Line by line, return everything in the listing exactly.
[Opening Provided data section]
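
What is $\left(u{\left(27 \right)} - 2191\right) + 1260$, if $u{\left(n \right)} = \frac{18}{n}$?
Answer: $- \frac{2791}{3} \approx -930.33$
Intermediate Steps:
$\left(u{\left(27 \right)} - 2191\right) + 1260 = \left(\frac{18}{27} - 2191\right) + 1260 = \left(18 \cdot \frac{1}{27} - 2191\right) + 1260 = \left(\frac{2}{3} - 2191\right) + 1260 = - \frac{6571}{3} + 1260 = - \frac{2791}{3}$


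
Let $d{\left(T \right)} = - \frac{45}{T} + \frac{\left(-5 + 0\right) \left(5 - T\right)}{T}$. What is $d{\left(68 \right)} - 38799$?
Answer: $- \frac{1319031}{34} \approx -38795.0$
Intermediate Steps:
$d{\left(T \right)} = - \frac{45}{T} + \frac{-25 + 5 T}{T}$ ($d{\left(T \right)} = - \frac{45}{T} + \frac{\left(-5\right) \left(5 - T\right)}{T} = - \frac{45}{T} + \frac{-25 + 5 T}{T}$)
$d{\left(68 \right)} - 38799 = \left(5 - \frac{70}{68}\right) - 38799 = \left(5 - \frac{35}{34}\right) - 38799 = \frac{135}{34} - 38799 = - \frac{1319031}{34}$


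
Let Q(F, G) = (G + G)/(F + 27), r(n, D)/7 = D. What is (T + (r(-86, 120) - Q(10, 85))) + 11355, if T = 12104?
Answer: 898893/37 ≈ 24294.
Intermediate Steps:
r(n, D) = 7*D
Q(F, G) = 2*G/(27 + F) (Q(F, G) = (2*G)/(27 + F) = 2*G/(27 + F))
(T + (r(-86, 120) - Q(10, 85))) + 11355 = (12104 + (7*120 - 2*85/(27 + 10))) + 11355 = (12104 + (840 - 2*85/37)) + 11355 = (12104 + (840 - 1*170/37)) + 11355 = (12104 + (840 - 170/37)) + 11355 = (12104 + 30910/37) + 11355 = 478758/37 + 11355 = 898893/37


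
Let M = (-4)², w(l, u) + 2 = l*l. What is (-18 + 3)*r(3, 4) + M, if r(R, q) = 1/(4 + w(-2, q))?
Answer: 27/2 ≈ 13.500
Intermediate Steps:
w(l, u) = -2 + l² (w(l, u) = -2 + l*l = -2 + l²)
M = 16
r(R, q) = ⅙ (r(R, q) = 1/(4 + (-2 + (-2)²)) = 1/(4 + (-2 + 4)) = 1/(4 + 2) = 1/6 = ⅙)
(-18 + 3)*r(3, 4) + M = (-18 + 3)*(⅙) + 16 = -15*⅙ + 16 = -5/2 + 16 = 27/2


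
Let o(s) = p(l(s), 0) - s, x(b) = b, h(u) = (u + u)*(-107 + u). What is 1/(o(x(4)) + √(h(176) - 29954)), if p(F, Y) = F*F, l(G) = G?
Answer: 6/2905 - I*√5666/5810 ≈ 0.0020654 - 0.012956*I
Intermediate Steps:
h(u) = 2*u*(-107 + u) (h(u) = (2*u)*(-107 + u) = 2*u*(-107 + u))
p(F, Y) = F²
o(s) = s² - s
1/(o(x(4)) + √(h(176) - 29954)) = 1/(4*(-1 + 4) + √(2*176*(-107 + 176) - 29954)) = 1/(4*3 + √(2*176*69 - 29954)) = 1/(12 + √(24288 - 29954)) = 1/(12 + √(-5666)) = 1/(12 + I*√5666)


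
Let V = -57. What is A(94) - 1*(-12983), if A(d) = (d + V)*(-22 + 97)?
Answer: 15758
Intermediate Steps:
A(d) = -4275 + 75*d (A(d) = (d - 57)*(-22 + 97) = (-57 + d)*75 = -4275 + 75*d)
A(94) - 1*(-12983) = (-4275 + 75*94) - 1*(-12983) = (-4275 + 7050) + 12983 = 2775 + 12983 = 15758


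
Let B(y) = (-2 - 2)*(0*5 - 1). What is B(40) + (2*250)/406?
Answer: 1062/203 ≈ 5.2315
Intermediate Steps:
B(y) = 4 (B(y) = -4*(0 - 1) = -4*(-1) = 4)
B(40) + (2*250)/406 = 4 + (2*250)/406 = 4 + (1/406)*500 = 4 + 250/203 = 1062/203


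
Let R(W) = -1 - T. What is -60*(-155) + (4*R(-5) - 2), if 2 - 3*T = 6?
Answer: 27898/3 ≈ 9299.3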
[Closing Provided data section]
--- Problem solution ---
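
What is $\left(u{\left(27 \right)} - 2191\right) + 1260$, if $u{\left(n \right)} = \frac{18}{n}$?
Answer: $- \frac{2791}{3} \approx -930.33$
Intermediate Steps:
$\left(u{\left(27 \right)} - 2191\right) + 1260 = \left(\frac{18}{27} - 2191\right) + 1260 = \left(18 \cdot \frac{1}{27} - 2191\right) + 1260 = \left(\frac{2}{3} - 2191\right) + 1260 = - \frac{6571}{3} + 1260 = - \frac{2791}{3}$


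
Let $d{\left(T \right)} = - \frac{45}{T} + \frac{\left(-5 + 0\right) \left(5 - T\right)}{T}$. What is $d{\left(68 \right)} - 38799$?
Answer: $- \frac{1319031}{34} \approx -38795.0$
Intermediate Steps:
$d{\left(T \right)} = - \frac{45}{T} + \frac{-25 + 5 T}{T}$ ($d{\left(T \right)} = - \frac{45}{T} + \frac{\left(-5\right) \left(5 - T\right)}{T} = - \frac{45}{T} + \frac{-25 + 5 T}{T}$)
$d{\left(68 \right)} - 38799 = \left(5 - \frac{70}{68}\right) - 38799 = \left(5 - \frac{35}{34}\right) - 38799 = \frac{135}{34} - 38799 = - \frac{1319031}{34}$


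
Let Q(F, G) = (G + G)/(F + 27), r(n, D)/7 = D. What is (T + (r(-86, 120) - Q(10, 85))) + 11355, if T = 12104?
Answer: 898893/37 ≈ 24294.
Intermediate Steps:
r(n, D) = 7*D
Q(F, G) = 2*G/(27 + F) (Q(F, G) = (2*G)/(27 + F) = 2*G/(27 + F))
(T + (r(-86, 120) - Q(10, 85))) + 11355 = (12104 + (7*120 - 2*85/(27 + 10))) + 11355 = (12104 + (840 - 2*85/37)) + 11355 = (12104 + (840 - 1*170/37)) + 11355 = (12104 + (840 - 170/37)) + 11355 = (12104 + 30910/37) + 11355 = 478758/37 + 11355 = 898893/37


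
Let M = (-4)², w(l, u) + 2 = l*l. What is (-18 + 3)*r(3, 4) + M, if r(R, q) = 1/(4 + w(-2, q))?
Answer: 27/2 ≈ 13.500
Intermediate Steps:
w(l, u) = -2 + l² (w(l, u) = -2 + l*l = -2 + l²)
M = 16
r(R, q) = ⅙ (r(R, q) = 1/(4 + (-2 + (-2)²)) = 1/(4 + (-2 + 4)) = 1/(4 + 2) = 1/6 = ⅙)
(-18 + 3)*r(3, 4) + M = (-18 + 3)*(⅙) + 16 = -15*⅙ + 16 = -5/2 + 16 = 27/2


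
Let o(s) = p(l(s), 0) - s, x(b) = b, h(u) = (u + u)*(-107 + u). What is 1/(o(x(4)) + √(h(176) - 29954)), if p(F, Y) = F*F, l(G) = G?
Answer: 6/2905 - I*√5666/5810 ≈ 0.0020654 - 0.012956*I
Intermediate Steps:
h(u) = 2*u*(-107 + u) (h(u) = (2*u)*(-107 + u) = 2*u*(-107 + u))
p(F, Y) = F²
o(s) = s² - s
1/(o(x(4)) + √(h(176) - 29954)) = 1/(4*(-1 + 4) + √(2*176*(-107 + 176) - 29954)) = 1/(4*3 + √(2*176*69 - 29954)) = 1/(12 + √(24288 - 29954)) = 1/(12 + √(-5666)) = 1/(12 + I*√5666)


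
Let V = -57. What is A(94) - 1*(-12983), if A(d) = (d + V)*(-22 + 97)?
Answer: 15758
Intermediate Steps:
A(d) = -4275 + 75*d (A(d) = (d - 57)*(-22 + 97) = (-57 + d)*75 = -4275 + 75*d)
A(94) - 1*(-12983) = (-4275 + 75*94) - 1*(-12983) = (-4275 + 7050) + 12983 = 2775 + 12983 = 15758


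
Let B(y) = (-2 - 2)*(0*5 - 1). What is B(40) + (2*250)/406?
Answer: 1062/203 ≈ 5.2315
Intermediate Steps:
B(y) = 4 (B(y) = -4*(0 - 1) = -4*(-1) = 4)
B(40) + (2*250)/406 = 4 + (2*250)/406 = 4 + (1/406)*500 = 4 + 250/203 = 1062/203


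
Let R(W) = -1 - T. What is -60*(-155) + (4*R(-5) - 2), if 2 - 3*T = 6?
Answer: 27898/3 ≈ 9299.3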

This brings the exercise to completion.